What the task requires -> Each record should be written out exactly as it stands.

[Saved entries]

┄┄┄┄┄┄┄┄┄┄

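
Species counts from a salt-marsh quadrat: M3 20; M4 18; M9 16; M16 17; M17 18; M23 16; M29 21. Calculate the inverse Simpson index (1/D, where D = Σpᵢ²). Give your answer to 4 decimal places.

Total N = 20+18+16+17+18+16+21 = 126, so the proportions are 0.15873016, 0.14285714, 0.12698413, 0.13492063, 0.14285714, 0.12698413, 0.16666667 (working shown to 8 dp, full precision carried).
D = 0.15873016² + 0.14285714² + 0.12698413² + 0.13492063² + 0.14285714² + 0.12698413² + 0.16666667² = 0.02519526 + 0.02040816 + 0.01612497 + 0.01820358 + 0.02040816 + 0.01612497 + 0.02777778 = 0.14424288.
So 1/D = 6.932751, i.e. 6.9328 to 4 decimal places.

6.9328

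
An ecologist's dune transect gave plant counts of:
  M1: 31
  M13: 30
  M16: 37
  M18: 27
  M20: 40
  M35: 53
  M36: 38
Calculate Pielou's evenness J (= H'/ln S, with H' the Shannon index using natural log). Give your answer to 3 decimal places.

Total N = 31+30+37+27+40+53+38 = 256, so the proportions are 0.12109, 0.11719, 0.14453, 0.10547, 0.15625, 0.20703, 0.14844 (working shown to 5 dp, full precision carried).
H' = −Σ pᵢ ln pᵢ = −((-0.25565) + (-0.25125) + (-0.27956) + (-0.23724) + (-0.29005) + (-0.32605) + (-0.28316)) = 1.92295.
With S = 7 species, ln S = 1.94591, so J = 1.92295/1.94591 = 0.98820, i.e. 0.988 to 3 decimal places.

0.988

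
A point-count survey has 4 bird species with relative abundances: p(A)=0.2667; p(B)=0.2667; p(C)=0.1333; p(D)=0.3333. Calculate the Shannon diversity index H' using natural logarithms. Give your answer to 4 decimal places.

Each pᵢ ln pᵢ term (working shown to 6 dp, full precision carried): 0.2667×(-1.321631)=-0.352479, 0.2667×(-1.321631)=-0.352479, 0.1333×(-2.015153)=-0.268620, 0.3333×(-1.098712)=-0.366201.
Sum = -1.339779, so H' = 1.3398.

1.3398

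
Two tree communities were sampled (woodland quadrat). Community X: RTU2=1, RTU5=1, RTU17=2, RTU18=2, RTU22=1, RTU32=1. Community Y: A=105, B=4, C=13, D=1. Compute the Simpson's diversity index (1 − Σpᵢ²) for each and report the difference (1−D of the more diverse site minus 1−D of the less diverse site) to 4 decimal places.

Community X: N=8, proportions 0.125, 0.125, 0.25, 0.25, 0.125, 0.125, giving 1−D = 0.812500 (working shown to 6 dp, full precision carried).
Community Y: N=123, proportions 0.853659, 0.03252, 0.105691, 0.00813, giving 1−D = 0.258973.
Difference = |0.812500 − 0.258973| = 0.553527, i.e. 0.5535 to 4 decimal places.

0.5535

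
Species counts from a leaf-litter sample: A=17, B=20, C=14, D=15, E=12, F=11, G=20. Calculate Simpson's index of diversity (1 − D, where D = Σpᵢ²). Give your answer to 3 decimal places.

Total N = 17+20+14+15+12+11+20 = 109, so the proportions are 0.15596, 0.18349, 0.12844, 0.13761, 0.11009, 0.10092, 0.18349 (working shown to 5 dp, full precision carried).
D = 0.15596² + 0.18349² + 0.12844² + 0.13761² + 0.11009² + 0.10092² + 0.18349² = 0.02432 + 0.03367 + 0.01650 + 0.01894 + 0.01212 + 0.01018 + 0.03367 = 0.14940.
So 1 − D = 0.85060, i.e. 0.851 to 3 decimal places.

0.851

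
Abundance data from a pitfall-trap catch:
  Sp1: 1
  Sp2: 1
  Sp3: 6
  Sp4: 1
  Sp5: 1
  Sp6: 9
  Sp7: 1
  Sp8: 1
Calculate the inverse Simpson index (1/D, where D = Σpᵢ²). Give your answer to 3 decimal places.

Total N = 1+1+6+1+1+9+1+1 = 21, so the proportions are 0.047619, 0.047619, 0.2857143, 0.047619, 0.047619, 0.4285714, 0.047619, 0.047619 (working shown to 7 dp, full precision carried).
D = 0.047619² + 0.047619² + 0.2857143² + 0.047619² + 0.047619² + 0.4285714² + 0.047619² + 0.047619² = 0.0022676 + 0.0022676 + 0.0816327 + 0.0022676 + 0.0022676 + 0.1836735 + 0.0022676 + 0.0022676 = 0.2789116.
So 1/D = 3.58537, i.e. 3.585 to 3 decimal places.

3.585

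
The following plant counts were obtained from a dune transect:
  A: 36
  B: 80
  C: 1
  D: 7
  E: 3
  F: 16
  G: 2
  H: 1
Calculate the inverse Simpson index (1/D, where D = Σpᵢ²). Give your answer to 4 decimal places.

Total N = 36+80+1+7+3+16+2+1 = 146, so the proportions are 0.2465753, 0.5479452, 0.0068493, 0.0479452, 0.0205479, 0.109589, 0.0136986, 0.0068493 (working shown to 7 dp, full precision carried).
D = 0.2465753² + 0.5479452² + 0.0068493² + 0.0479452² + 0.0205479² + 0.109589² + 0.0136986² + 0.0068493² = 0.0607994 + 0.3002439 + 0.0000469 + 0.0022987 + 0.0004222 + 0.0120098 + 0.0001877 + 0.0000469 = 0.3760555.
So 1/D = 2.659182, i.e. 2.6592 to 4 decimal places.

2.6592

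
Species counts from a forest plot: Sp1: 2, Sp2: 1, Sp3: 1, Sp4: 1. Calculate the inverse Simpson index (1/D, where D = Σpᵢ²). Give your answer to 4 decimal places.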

┄┄┄┄┄┄┄┄┄┄

Answer space ->
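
Species counts from a salt-marsh quadrat: M3 20; M4 18; M9 16; M16 17; M17 18; M23 16; M29 21. Calculate the inverse Simpson index (1/D, where D = Σpᵢ²). Give your answer to 4 decimal places.

Total N = 20+18+16+17+18+16+21 = 126, so the proportions are 0.15873016, 0.14285714, 0.12698413, 0.13492063, 0.14285714, 0.12698413, 0.16666667 (working shown to 8 dp, full precision carried).
D = 0.15873016² + 0.14285714² + 0.12698413² + 0.13492063² + 0.14285714² + 0.12698413² + 0.16666667² = 0.02519526 + 0.02040816 + 0.01612497 + 0.01820358 + 0.02040816 + 0.01612497 + 0.02777778 = 0.14424288.
So 1/D = 6.932751, i.e. 6.9328 to 4 decimal places.

6.9328

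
An ecologist's dune transect gave plant counts of:
  M1: 31
  M13: 30
  M16: 37
  M18: 27
  M20: 40
  M35: 53
  M36: 38
Calculate Pielou's evenness J (= H'/ln S, with H' the Shannon index using natural log). Give your answer to 3 decimal places.

Total N = 31+30+37+27+40+53+38 = 256, so the proportions are 0.12109, 0.11719, 0.14453, 0.10547, 0.15625, 0.20703, 0.14844 (working shown to 5 dp, full precision carried).
H' = −Σ pᵢ ln pᵢ = −((-0.25565) + (-0.25125) + (-0.27956) + (-0.23724) + (-0.29005) + (-0.32605) + (-0.28316)) = 1.92295.
With S = 7 species, ln S = 1.94591, so J = 1.92295/1.94591 = 0.98820, i.e. 0.988 to 3 decimal places.

0.988

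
A point-count survey has 4 bird species with relative abundances: p(A)=0.2667; p(B)=0.2667; p(C)=0.1333; p(D)=0.3333. Calculate the Shannon diversity index H' using natural logarithms. Give your answer to 4 decimal places.

Each pᵢ ln pᵢ term (working shown to 6 dp, full precision carried): 0.2667×(-1.321631)=-0.352479, 0.2667×(-1.321631)=-0.352479, 0.1333×(-2.015153)=-0.268620, 0.3333×(-1.098712)=-0.366201.
Sum = -1.339779, so H' = 1.3398.

1.3398

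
Two tree communities were sampled (woodland quadrat). Community X: RTU2=1, RTU5=1, RTU17=2, RTU18=2, RTU22=1, RTU32=1. Community Y: A=105, B=4, C=13, D=1. Compute the Simpson's diversity index (1 − Σpᵢ²) for each and report the difference (1−D of the more diverse site minus 1−D of the less diverse site) to 4 decimal places.

Community X: N=8, proportions 0.125, 0.125, 0.25, 0.25, 0.125, 0.125, giving 1−D = 0.812500 (working shown to 6 dp, full precision carried).
Community Y: N=123, proportions 0.853659, 0.03252, 0.105691, 0.00813, giving 1−D = 0.258973.
Difference = |0.812500 − 0.258973| = 0.553527, i.e. 0.5535 to 4 decimal places.

0.5535

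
Species counts from a leaf-litter sample: A=17, B=20, C=14, D=15, E=12, F=11, G=20. Calculate Simpson's index of diversity (1 − D, where D = Σpᵢ²). Give your answer to 3 decimal places.

Total N = 17+20+14+15+12+11+20 = 109, so the proportions are 0.15596, 0.18349, 0.12844, 0.13761, 0.11009, 0.10092, 0.18349 (working shown to 5 dp, full precision carried).
D = 0.15596² + 0.18349² + 0.12844² + 0.13761² + 0.11009² + 0.10092² + 0.18349² = 0.02432 + 0.03367 + 0.01650 + 0.01894 + 0.01212 + 0.01018 + 0.03367 = 0.14940.
So 1 − D = 0.85060, i.e. 0.851 to 3 decimal places.

0.851

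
Abundance data from a pitfall-trap catch:
  Sp1: 1
  Sp2: 1
  Sp3: 6
  Sp4: 1
  Sp5: 1
  Sp6: 9
  Sp7: 1
  Sp8: 1
Calculate the inverse Simpson index (1/D, where D = Σpᵢ²). Give your answer to 3 decimal places.

Total N = 1+1+6+1+1+9+1+1 = 21, so the proportions are 0.047619, 0.047619, 0.2857143, 0.047619, 0.047619, 0.4285714, 0.047619, 0.047619 (working shown to 7 dp, full precision carried).
D = 0.047619² + 0.047619² + 0.2857143² + 0.047619² + 0.047619² + 0.4285714² + 0.047619² + 0.047619² = 0.0022676 + 0.0022676 + 0.0816327 + 0.0022676 + 0.0022676 + 0.1836735 + 0.0022676 + 0.0022676 = 0.2789116.
So 1/D = 3.58537, i.e. 3.585 to 3 decimal places.

3.585

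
The following plant counts were obtained from a dune transect:
  A: 36
  B: 80
  C: 1
  D: 7
  E: 3
  F: 16
  G: 2
  H: 1
Calculate the inverse Simpson index (1/D, where D = Σpᵢ²). Give your answer to 4 decimal places.

Total N = 36+80+1+7+3+16+2+1 = 146, so the proportions are 0.2465753, 0.5479452, 0.0068493, 0.0479452, 0.0205479, 0.109589, 0.0136986, 0.0068493 (working shown to 7 dp, full precision carried).
D = 0.2465753² + 0.5479452² + 0.0068493² + 0.0479452² + 0.0205479² + 0.109589² + 0.0136986² + 0.0068493² = 0.0607994 + 0.3002439 + 0.0000469 + 0.0022987 + 0.0004222 + 0.0120098 + 0.0001877 + 0.0000469 = 0.3760555.
So 1/D = 2.659182, i.e. 2.6592 to 4 decimal places.

2.6592

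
Species counts from a forest plot: Sp1: 2, Sp2: 1, Sp3: 1, Sp4: 1. Calculate the inverse Simpson index (1/D, where D = Σpᵢ²). Give your answer to 4 decimal places.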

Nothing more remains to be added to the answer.